## Material for this exercise
********

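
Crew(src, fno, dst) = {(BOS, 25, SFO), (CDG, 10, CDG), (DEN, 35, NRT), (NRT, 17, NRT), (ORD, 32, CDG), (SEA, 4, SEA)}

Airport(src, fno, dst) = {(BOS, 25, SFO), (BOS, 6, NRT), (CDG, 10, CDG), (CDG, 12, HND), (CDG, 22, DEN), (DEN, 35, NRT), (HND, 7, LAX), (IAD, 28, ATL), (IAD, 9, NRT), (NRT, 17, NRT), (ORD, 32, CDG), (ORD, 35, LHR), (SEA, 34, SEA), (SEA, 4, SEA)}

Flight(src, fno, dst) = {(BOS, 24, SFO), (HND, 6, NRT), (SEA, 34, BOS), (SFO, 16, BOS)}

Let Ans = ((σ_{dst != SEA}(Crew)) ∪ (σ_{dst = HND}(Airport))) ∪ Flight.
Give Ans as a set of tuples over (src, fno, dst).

{(BOS, 24, SFO), (BOS, 25, SFO), (CDG, 10, CDG), (CDG, 12, HND), (DEN, 35, NRT), (HND, 6, NRT), (NRT, 17, NRT), (ORD, 32, CDG), (SEA, 34, BOS), (SFO, 16, BOS)}

Apply σ_{dst != SEA}; surviving tuples: {(BOS, 25, SFO), (CDG, 10, CDG), (DEN, 35, NRT), (NRT, 17, NRT), (ORD, 32, CDG)}
Apply σ_{dst = HND}; surviving tuples: {(CDG, 12, HND)}
Union: {(BOS, 25, SFO), (CDG, 10, CDG), (DEN, 35, NRT), (NRT, 17, NRT), (ORD, 32, CDG)} with {(CDG, 12, HND)} → {(BOS, 25, SFO), (CDG, 10, CDG), (CDG, 12, HND), (DEN, 35, NRT), (NRT, 17, NRT), (ORD, 32, CDG)}
Union: {(BOS, 25, SFO), (CDG, 10, CDG), (CDG, 12, HND), (DEN, 35, NRT), (NRT, 17, NRT), (ORD, 32, CDG)} with {(BOS, 24, SFO), (HND, 6, NRT), (SEA, 34, BOS), (SFO, 16, BOS)} → {(BOS, 24, SFO), (BOS, 25, SFO), (CDG, 10, CDG), (CDG, 12, HND), (DEN, 35, NRT), (HND, 6, NRT), (NRT, 17, NRT), (ORD, 32, CDG), (SEA, 34, BOS), (SFO, 16, BOS)}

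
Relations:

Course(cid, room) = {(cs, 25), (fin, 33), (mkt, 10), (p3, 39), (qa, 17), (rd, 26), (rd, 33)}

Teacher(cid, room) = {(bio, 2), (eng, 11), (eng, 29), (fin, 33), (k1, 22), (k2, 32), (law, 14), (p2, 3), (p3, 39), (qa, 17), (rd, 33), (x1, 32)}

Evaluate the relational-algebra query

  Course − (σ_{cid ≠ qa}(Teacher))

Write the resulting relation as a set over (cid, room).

{(cs, 25), (mkt, 10), (qa, 17), (rd, 26)}

Apply σ_{cid ≠ qa}; surviving tuples: {(bio, 2), (eng, 11), (eng, 29), (fin, 33), (k1, 22), (k2, 32), (law, 14), (p2, 3), (p3, 39), (rd, 33), (x1, 32)}
Difference: {(cs, 25), (fin, 33), (mkt, 10), (p3, 39), (qa, 17), (rd, 26), (rd, 33)} with {(bio, 2), (eng, 11), (eng, 29), (fin, 33), (k1, 22), (k2, 32), (law, 14), (p2, 3), (p3, 39), (rd, 33), (x1, 32)} → {(cs, 25), (mkt, 10), (qa, 17), (rd, 26)}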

********

## Task item
Print every entry from the material exactly.

## Solved problem
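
Crew(src, fno, dst) = {(BOS, 25, SFO), (CDG, 10, CDG), (DEN, 35, NRT), (NRT, 17, NRT), (ORD, 32, CDG), (SEA, 4, SEA)}

Airport(src, fno, dst) = {(BOS, 25, SFO), (BOS, 6, NRT), (CDG, 10, CDG), (CDG, 12, HND), (CDG, 22, DEN), (DEN, 35, NRT), (HND, 7, LAX), (IAD, 28, ATL), (IAD, 9, NRT), (NRT, 17, NRT), (ORD, 32, CDG), (ORD, 35, LHR), (SEA, 34, SEA), (SEA, 4, SEA)}

Flight(src, fno, dst) = {(BOS, 24, SFO), (HND, 6, NRT), (SEA, 34, BOS), (SFO, 16, BOS)}

Let Ans = ((σ_{dst != SEA}(Crew)) ∪ (σ_{dst = HND}(Airport))) ∪ Flight.
Give Ans as a set of tuples over (src, fno, dst).

{(BOS, 24, SFO), (BOS, 25, SFO), (CDG, 10, CDG), (CDG, 12, HND), (DEN, 35, NRT), (HND, 6, NRT), (NRT, 17, NRT), (ORD, 32, CDG), (SEA, 34, BOS), (SFO, 16, BOS)}

Apply σ_{dst != SEA}; surviving tuples: {(BOS, 25, SFO), (CDG, 10, CDG), (DEN, 35, NRT), (NRT, 17, NRT), (ORD, 32, CDG)}
Apply σ_{dst = HND}; surviving tuples: {(CDG, 12, HND)}
Union: {(BOS, 25, SFO), (CDG, 10, CDG), (DEN, 35, NRT), (NRT, 17, NRT), (ORD, 32, CDG)} with {(CDG, 12, HND)} → {(BOS, 25, SFO), (CDG, 10, CDG), (CDG, 12, HND), (DEN, 35, NRT), (NRT, 17, NRT), (ORD, 32, CDG)}
Union: {(BOS, 25, SFO), (CDG, 10, CDG), (CDG, 12, HND), (DEN, 35, NRT), (NRT, 17, NRT), (ORD, 32, CDG)} with {(BOS, 24, SFO), (HND, 6, NRT), (SEA, 34, BOS), (SFO, 16, BOS)} → {(BOS, 24, SFO), (BOS, 25, SFO), (CDG, 10, CDG), (CDG, 12, HND), (DEN, 35, NRT), (HND, 6, NRT), (NRT, 17, NRT), (ORD, 32, CDG), (SEA, 34, BOS), (SFO, 16, BOS)}

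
Relations:

Course(cid, room) = {(cs, 25), (fin, 33), (mkt, 10), (p3, 39), (qa, 17), (rd, 26), (rd, 33)}

Teacher(cid, room) = {(bio, 2), (eng, 11), (eng, 29), (fin, 33), (k1, 22), (k2, 32), (law, 14), (p2, 3), (p3, 39), (qa, 17), (rd, 33), (x1, 32)}

Evaluate the relational-algebra query

  Course − (σ_{cid ≠ qa}(Teacher))

Write the resulting relation as a set over (cid, room).

{(cs, 25), (mkt, 10), (qa, 17), (rd, 26)}

Apply σ_{cid ≠ qa}; surviving tuples: {(bio, 2), (eng, 11), (eng, 29), (fin, 33), (k1, 22), (k2, 32), (law, 14), (p2, 3), (p3, 39), (rd, 33), (x1, 32)}
Difference: {(cs, 25), (fin, 33), (mkt, 10), (p3, 39), (qa, 17), (rd, 26), (rd, 33)} with {(bio, 2), (eng, 11), (eng, 29), (fin, 33), (k1, 22), (k2, 32), (law, 14), (p2, 3), (p3, 39), (rd, 33), (x1, 32)} → {(cs, 25), (mkt, 10), (qa, 17), (rd, 26)}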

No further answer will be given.